Dataset entries

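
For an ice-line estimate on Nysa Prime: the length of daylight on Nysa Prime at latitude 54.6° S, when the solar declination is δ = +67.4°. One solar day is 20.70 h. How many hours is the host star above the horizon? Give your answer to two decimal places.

0.00 h

cos h₀ = −tan ϕ · tan δ = 3.3804 ≥ 1, so the host star never rises (polar night) and h₀ = 0.
Daylight = 2h₀/(2π) × 20.70 h = (0.0000/π) × 20.70 = 0.00 h.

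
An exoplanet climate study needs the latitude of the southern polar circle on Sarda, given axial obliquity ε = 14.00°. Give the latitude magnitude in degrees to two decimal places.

76.00°

The polar circle is the lowest latitude that experiences at least one full rotation of continuous darkness at the northern-summer solstice; it lies at |ϕ| = 90° − ε = 90° − 14.00° = 76.00°.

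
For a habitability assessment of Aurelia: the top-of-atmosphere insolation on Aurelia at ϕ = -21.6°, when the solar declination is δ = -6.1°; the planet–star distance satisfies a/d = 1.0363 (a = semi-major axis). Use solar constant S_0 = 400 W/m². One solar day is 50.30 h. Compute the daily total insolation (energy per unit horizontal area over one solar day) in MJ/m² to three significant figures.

cos h₀ = −tan(-21.6°) tan(-6.100°) = -0.0423, h₀ = 1.6131 rad.
Bracket: h₀ sin ϕ sin δ + cos ϕ cos δ sin h₀ = 1.6131×-0.36812×-0.10626 + 0.92978×0.99434×0.99910 = 0.063099 + 0.923685 = 0.986784.
Inverse-square distance factor (a/d)² = 1.0363² = 1.073918.
Q̄ = (S_0/π) × 1.073918 × [bracket] = (400/π) × 1.073918 × 0.986784 = 134.93 W/m².
Daily total = Q̄ × 50.30 h × 3600 s/h = 134.93 × 50.30 × 3600 / 10⁶ = 24.43 MJ/m².

24.4 MJ/m²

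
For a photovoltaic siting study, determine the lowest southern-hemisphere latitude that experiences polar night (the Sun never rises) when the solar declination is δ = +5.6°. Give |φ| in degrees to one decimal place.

Polar night requires cos H₀ = −tan φ tan δ ≥ 1, i.e. tan φ tan δ ≤ −1.
The boundary is |tan φ| · |tan δ| = 1, so |φ| = 90° − |δ| = 90° − 5.6° = 84.4° in the southern hemisphere.

|φ| = 84.4°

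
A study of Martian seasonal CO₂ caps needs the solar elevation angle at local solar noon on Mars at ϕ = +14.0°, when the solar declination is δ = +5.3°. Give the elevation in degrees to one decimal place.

At local noon the hour angle is zero, so the zenith angle equals |ϕ − δ| = |+14.0° − (+5.300°)| = 8.700°.
Elevation = 90° − 8.700° = 81.3°.

81.3°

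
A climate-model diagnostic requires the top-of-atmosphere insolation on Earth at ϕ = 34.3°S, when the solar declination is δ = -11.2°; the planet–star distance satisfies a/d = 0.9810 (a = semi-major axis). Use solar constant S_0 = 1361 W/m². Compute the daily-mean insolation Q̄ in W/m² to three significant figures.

Q̄ ≈ 413 W/m²

cos h₀ = −tan(-34.3°) tan(-11.200°) = -0.1351, h₀ = 1.7063 rad.
Bracket: h₀ sin ϕ sin δ + cos ϕ cos δ sin h₀ = 1.7063×-0.56353×-0.19423 + 0.82610×0.98096×0.99084 = 0.186762 + 0.802948 = 0.989710.
Inverse-square distance factor (a/d)² = 0.9810² = 0.962361.
Q̄ = (S_0/π) × 0.962361 × [bracket] = (1361/π) × 0.962361 × 0.989710 = 412.6 W/m².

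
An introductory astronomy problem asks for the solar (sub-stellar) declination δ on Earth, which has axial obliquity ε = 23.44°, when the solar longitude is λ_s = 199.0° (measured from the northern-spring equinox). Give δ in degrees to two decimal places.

sin δ = sin ε · sin λ_s = sin 23.44° × sin 199.0° = -0.129507.
δ = arcsin(-0.129507) = -7.44°.

δ = -7.44°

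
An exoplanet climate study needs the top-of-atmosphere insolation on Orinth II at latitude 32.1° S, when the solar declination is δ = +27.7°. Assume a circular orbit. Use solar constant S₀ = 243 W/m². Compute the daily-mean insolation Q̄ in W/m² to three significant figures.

Q̄ ≈ 31.2 W/m²

cos H₀ = −tan(-32.1°) tan(+27.700°) = 0.3293, H₀ = 1.2352 rad.
Bracket: H₀ sin φ sin δ + cos φ cos δ sin H₀ = 1.2352×-0.53140×0.46484 + 0.84712×0.88539×0.94421 = -0.305114 + 0.708187 = 0.403073.
Q̄ = (S₀/π) × [bracket] = (243/π) × 0.403073 = 31.18 W/m².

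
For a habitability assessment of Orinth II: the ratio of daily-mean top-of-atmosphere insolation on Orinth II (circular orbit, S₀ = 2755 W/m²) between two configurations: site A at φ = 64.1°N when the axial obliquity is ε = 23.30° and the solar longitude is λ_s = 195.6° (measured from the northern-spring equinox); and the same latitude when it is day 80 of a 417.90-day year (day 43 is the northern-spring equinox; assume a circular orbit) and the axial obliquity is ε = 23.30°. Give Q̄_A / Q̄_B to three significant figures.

— Configuration A (φ=+64.1°):
Solar declination: sin δ = sin ε · sin λ_s = sin 23.30° × sin 195.6° = -0.10637, so δ = -6.106°.
cos H₀ = −tan(+64.1°) tan(-6.106°) = 0.2203, H₀ = 1.3487 rad.
Bracket: H₀ sin φ sin δ + cos φ cos δ sin H₀ = 1.3487×0.89956×-0.10637 + 0.43680×0.99433×0.97543 = -0.129052 + 0.423652 = 0.294600.
Q̄ = (S₀/π) × [bracket] = (2755/π) × 0.294600 = 258.35 W/m².
— Configuration B (φ=+64.1°):
Solar longitude: λ_s = 360° × (80 − 43)/417.90 = 31.874°.
sin δ = sin 23.30° × sin 31.874° = 0.20887, so δ = +12.056°.
cos H₀ = −tan(+64.1°) tan(+12.056°) = -0.4398, H₀ = 2.0262 rad.
Bracket: H₀ sin φ sin δ + cos φ cos δ sin H₀ = 2.0262×0.89956×0.20887 + 0.43680×0.97794×0.89807 = 0.380705 + 0.383623 = 0.764328.
Q̄ = (S₀/π) × [bracket] = (2755/π) × 0.764328 = 670.27 W/m².
Ratio Q̄_A / Q̄_B = 258.35 / 670.27 = 0.3854.

Q̄_A / Q̄_B ≈ 0.385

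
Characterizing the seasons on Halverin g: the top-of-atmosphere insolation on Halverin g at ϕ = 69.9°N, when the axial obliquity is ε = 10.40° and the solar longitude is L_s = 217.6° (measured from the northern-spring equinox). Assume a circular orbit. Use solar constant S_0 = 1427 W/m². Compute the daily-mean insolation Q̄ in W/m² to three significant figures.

Solar declination: sin δ = sin ε · sin L_s = sin 10.40° × sin 217.6° = -0.11014, so δ = -6.324°.
cos h₀ = −tan(+69.9°) tan(-6.324°) = 0.3028, h₀ = 1.2631 rad.
Bracket: h₀ sin ϕ sin δ + cos ϕ cos δ sin h₀ = 1.2631×0.93909×-0.11014 + 0.34366×0.99392×0.95305 = -0.130644 + 0.325534 = 0.194890.
Q̄ = (S_0/π) × [bracket] = (1427/π) × 0.194890 = 88.52 W/m².

Q̄ ≈ 88.5 W/m²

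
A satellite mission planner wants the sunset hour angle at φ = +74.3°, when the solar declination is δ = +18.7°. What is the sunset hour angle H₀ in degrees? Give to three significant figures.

H₀ = 180°

Sunrise equation: cos H₀ = −tan φ · tan δ = -1.2042 ≤ −1, so the Sun never sets (polar day) and H₀ = π.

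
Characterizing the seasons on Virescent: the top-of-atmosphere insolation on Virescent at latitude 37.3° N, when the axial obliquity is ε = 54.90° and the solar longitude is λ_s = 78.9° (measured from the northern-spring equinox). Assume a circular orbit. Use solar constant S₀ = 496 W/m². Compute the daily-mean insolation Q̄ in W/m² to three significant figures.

Solar declination: sin δ = sin ε · sin λ_s = sin 54.90° × sin 78.9° = 0.80284, so δ = +53.403°.
cos H₀ = −tan(+37.3°) tan(+53.403°) = -1.0259 ≤ −1 ⇒ polar day, H₀ = π.
Bracket: H₀ sin φ sin δ + cos φ cos δ sin H₀ = 3.1416×0.60599×0.80284 + 0.79547×0.59619×0.00000 = 1.528429 + 0.000000 = 1.528429.
Q̄ = (S₀/π) × [bracket] = (496/π) × 1.528429 = 241.3 W/m².

Q̄ ≈ 241 W/m²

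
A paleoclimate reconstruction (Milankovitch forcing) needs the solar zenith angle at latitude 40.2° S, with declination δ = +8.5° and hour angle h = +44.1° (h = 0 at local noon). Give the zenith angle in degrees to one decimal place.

θ_z = 63.4°

cos θ_z = sin ϕ sin δ + cos ϕ cos δ cos h = -0.095405 + 0.542477 = 0.447072.
θ_z = arccos(0.447072) = 63.4°.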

Problem details
Your answer must be an exact transcription of the lines from the one containing "Characterizing the seasons on Virescent: the" through the last line of the records above, and nothing else.

Task output
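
Characterizing the seasons on Virescent: the top-of-atmosphere insolation on Virescent at latitude 37.3° N, when the axial obliquity is ε = 54.90° and the solar longitude is λ_s = 78.9° (measured from the northern-spring equinox). Assume a circular orbit. Use solar constant S₀ = 496 W/m². Compute the daily-mean insolation Q̄ in W/m² to three significant figures.

Solar declination: sin δ = sin ε · sin λ_s = sin 54.90° × sin 78.9° = 0.80284, so δ = +53.403°.
cos H₀ = −tan(+37.3°) tan(+53.403°) = -1.0259 ≤ −1 ⇒ polar day, H₀ = π.
Bracket: H₀ sin φ sin δ + cos φ cos δ sin H₀ = 3.1416×0.60599×0.80284 + 0.79547×0.59619×0.00000 = 1.528429 + 0.000000 = 1.528429.
Q̄ = (S₀/π) × [bracket] = (496/π) × 1.528429 = 241.3 W/m².

Q̄ ≈ 241 W/m²

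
A paleoclimate reconstruction (Milankovitch forcing) needs the solar zenith angle at latitude 40.2° S, with declination δ = +8.5° and hour angle h = +44.1° (h = 0 at local noon). Give the zenith angle in degrees to one decimal place.

θ_z = 63.4°

cos θ_z = sin ϕ sin δ + cos ϕ cos δ cos h = -0.095405 + 0.542477 = 0.447072.
θ_z = arccos(0.447072) = 63.4°.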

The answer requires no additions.